### Activity
Write the data out again in full, with no departure from the original.

### Supplied data
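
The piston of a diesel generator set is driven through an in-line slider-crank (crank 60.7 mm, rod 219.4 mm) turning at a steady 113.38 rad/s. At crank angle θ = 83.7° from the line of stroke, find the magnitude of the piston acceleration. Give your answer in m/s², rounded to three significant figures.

133

ω = 113.4 rad/s
x(θ) = r cosθ + √(L² − r² sin²θ); with ω constant, a = ω²·d²x/dθ².
d²x/dθ² = −r cosθ − r²(cos2θ)/√u − r⁴ sin²2θ/(4u^{3/2}),  u = L² − r² sin²θ = 0.0444962 m².
Substituting r = 0.0607 m, L = 0.2194 m, θ = 83.7°: d²x/dθ² = +0.010368 m.
a = ω²·d²x/dθ² = (113.4)²·(+0.010368) = +133.28 m/s²;  |a| = 133.28 m/s².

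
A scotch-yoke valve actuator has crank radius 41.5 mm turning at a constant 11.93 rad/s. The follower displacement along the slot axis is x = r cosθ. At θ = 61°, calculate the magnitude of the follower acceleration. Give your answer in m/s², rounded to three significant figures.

ω = 11.93 rad/s
x = r cosθ ⇒ ẍ = −rω² cosθ (ω constant).
|a| = rω²|cosθ| = 0.0415·(11.93)²·|cos 61°| = 2.8635 m/s².

2.86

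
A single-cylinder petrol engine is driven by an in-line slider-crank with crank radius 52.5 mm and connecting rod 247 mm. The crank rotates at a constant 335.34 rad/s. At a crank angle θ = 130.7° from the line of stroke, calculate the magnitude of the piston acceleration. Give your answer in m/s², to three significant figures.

ω = 335.3 rad/s
x(θ) = r cosθ + √(L² − r² sin²θ); with ω constant, a = ω²·d²x/dθ².
d²x/dθ² = −r cosθ − r²(cos2θ)/√u − r⁴ sin²2θ/(4u^{3/2}),  u = L² − r² sin²θ = 0.0594248 m².
Substituting r = 0.0525 m, L = 0.247 m, θ = 130.7°: d²x/dθ² = +0.035798 m.
a = ω²·d²x/dθ² = (335.3)²·(+0.035798) = +4025.6 m/s²;  |a| = 4025.6 m/s².

4030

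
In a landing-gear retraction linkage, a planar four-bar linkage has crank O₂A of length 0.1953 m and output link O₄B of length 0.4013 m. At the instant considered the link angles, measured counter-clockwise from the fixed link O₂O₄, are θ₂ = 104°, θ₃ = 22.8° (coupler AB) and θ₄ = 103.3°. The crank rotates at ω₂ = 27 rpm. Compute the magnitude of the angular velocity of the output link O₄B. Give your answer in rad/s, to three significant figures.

1.38

ω₂ = 2.827 rad/s (from 27 rpm).
Differentiating the loop-closure r₂e^{iθ₂}+r₃e^{iθ₃}=r₁+r₄e^{iθ₄} gives r₂ω₂e^{iθ₂}+r₃ω₃e^{iθ₃}=r₄ω₄e^{iθ₄}.
Eliminating the other unknown: ω₄ = r₂ω₂ sin(θ₂−θ₃) / [r₄ sin(θ₄−θ₃)].
Numerator sine = +0.98823; denominator sine = +0.98629.
Result = 0.1953·2.827·(+0.98823) / (0.4013·(+0.98629)) = +1.3787 rad/s; magnitude 1.3787 rad/s.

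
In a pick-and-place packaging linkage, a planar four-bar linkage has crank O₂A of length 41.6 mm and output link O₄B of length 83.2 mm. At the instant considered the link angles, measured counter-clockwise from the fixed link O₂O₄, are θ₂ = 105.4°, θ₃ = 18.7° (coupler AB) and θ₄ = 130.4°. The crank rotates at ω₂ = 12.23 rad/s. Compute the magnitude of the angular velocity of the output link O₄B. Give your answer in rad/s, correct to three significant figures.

ω₂ = 12.23 rad/s
Differentiating the loop-closure r₂e^{iθ₂}+r₃e^{iθ₃}=r₁+r₄e^{iθ₄} gives r₂ω₂e^{iθ₂}+r₃ω₃e^{iθ₃}=r₄ω₄e^{iθ₄}.
Eliminating the other unknown: ω₄ = r₂ω₂ sin(θ₂−θ₃) / [r₄ sin(θ₄−θ₃)].
Numerator sine = +0.99834; denominator sine = +0.92913.
Result = 0.0416·12.23·(+0.99834) / (0.0832·(+0.92913)) = +6.5705 rad/s; magnitude 6.5705 rad/s.

6.57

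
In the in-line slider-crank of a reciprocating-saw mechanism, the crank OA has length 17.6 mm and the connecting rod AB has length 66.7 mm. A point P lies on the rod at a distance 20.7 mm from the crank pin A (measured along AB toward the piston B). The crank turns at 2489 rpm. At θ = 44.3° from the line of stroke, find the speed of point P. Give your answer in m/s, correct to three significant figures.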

### Output of the exercise
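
The piston of a diesel generator set is driven through an in-line slider-crank (crank 60.7 mm, rod 219.4 mm) turning at a steady 113.38 rad/s. At crank angle θ = 83.7° from the line of stroke, find the magnitude of the piston acceleration. Give your answer in m/s², rounded to three significant figures.

133

ω = 113.4 rad/s
x(θ) = r cosθ + √(L² − r² sin²θ); with ω constant, a = ω²·d²x/dθ².
d²x/dθ² = −r cosθ − r²(cos2θ)/√u − r⁴ sin²2θ/(4u^{3/2}),  u = L² − r² sin²θ = 0.0444962 m².
Substituting r = 0.0607 m, L = 0.2194 m, θ = 83.7°: d²x/dθ² = +0.010368 m.
a = ω²·d²x/dθ² = (113.4)²·(+0.010368) = +133.28 m/s²;  |a| = 133.28 m/s².

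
A scotch-yoke valve actuator has crank radius 41.5 mm turning at a constant 11.93 rad/s. The follower displacement along the slot axis is x = r cosθ. At θ = 61°, calculate the magnitude of the follower acceleration. Give your answer in m/s², rounded to three significant figures.

ω = 11.93 rad/s
x = r cosθ ⇒ ẍ = −rω² cosθ (ω constant).
|a| = rω²|cosθ| = 0.0415·(11.93)²·|cos 61°| = 2.8635 m/s².

2.86

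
A single-cylinder petrol engine is driven by an in-line slider-crank with crank radius 52.5 mm and connecting rod 247 mm. The crank rotates at a constant 335.34 rad/s. At a crank angle θ = 130.7° from the line of stroke, calculate the magnitude of the piston acceleration. Give your answer in m/s², to three significant figures.

ω = 335.3 rad/s
x(θ) = r cosθ + √(L² − r² sin²θ); with ω constant, a = ω²·d²x/dθ².
d²x/dθ² = −r cosθ − r²(cos2θ)/√u − r⁴ sin²2θ/(4u^{3/2}),  u = L² − r² sin²θ = 0.0594248 m².
Substituting r = 0.0525 m, L = 0.247 m, θ = 130.7°: d²x/dθ² = +0.035798 m.
a = ω²·d²x/dθ² = (335.3)²·(+0.035798) = +4025.6 m/s²;  |a| = 4025.6 m/s².

4030

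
In a landing-gear retraction linkage, a planar four-bar linkage has crank O₂A of length 0.1953 m and output link O₄B of length 0.4013 m. At the instant considered the link angles, measured counter-clockwise from the fixed link O₂O₄, are θ₂ = 104°, θ₃ = 22.8° (coupler AB) and θ₄ = 103.3°. The crank rotates at ω₂ = 27 rpm. Compute the magnitude of the angular velocity of the output link O₄B. Give your answer in rad/s, to three significant figures.

1.38

ω₂ = 2.827 rad/s (from 27 rpm).
Differentiating the loop-closure r₂e^{iθ₂}+r₃e^{iθ₃}=r₁+r₄e^{iθ₄} gives r₂ω₂e^{iθ₂}+r₃ω₃e^{iθ₃}=r₄ω₄e^{iθ₄}.
Eliminating the other unknown: ω₄ = r₂ω₂ sin(θ₂−θ₃) / [r₄ sin(θ₄−θ₃)].
Numerator sine = +0.98823; denominator sine = +0.98629.
Result = 0.1953·2.827·(+0.98823) / (0.4013·(+0.98629)) = +1.3787 rad/s; magnitude 1.3787 rad/s.

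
In a pick-and-place packaging linkage, a planar four-bar linkage has crank O₂A of length 41.6 mm and output link O₄B of length 83.2 mm. At the instant considered the link angles, measured counter-clockwise from the fixed link O₂O₄, are θ₂ = 105.4°, θ₃ = 18.7° (coupler AB) and θ₄ = 130.4°. The crank rotates at ω₂ = 12.23 rad/s. Compute the magnitude of the angular velocity of the output link O₄B. Give your answer in rad/s, correct to three significant figures.

ω₂ = 12.23 rad/s
Differentiating the loop-closure r₂e^{iθ₂}+r₃e^{iθ₃}=r₁+r₄e^{iθ₄} gives r₂ω₂e^{iθ₂}+r₃ω₃e^{iθ₃}=r₄ω₄e^{iθ₄}.
Eliminating the other unknown: ω₄ = r₂ω₂ sin(θ₂−θ₃) / [r₄ sin(θ₄−θ₃)].
Numerator sine = +0.99834; denominator sine = +0.92913.
Result = 0.0416·12.23·(+0.99834) / (0.0832·(+0.92913)) = +6.5705 rad/s; magnitude 6.5705 rad/s.

6.57

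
In the in-line slider-crank of a reciprocating-saw mechanism, the crank OA has length 17.6 mm and the connecting rod AB has length 66.7 mm. A point P lies on the rod at a distance 20.7 mm from the crank pin A (measured along AB toward the piston B). The crank turns at 2489 rpm. At θ = 44.3° from the line of stroke, find the speed of point P. Give your answer in m/s, correct to three significant figures.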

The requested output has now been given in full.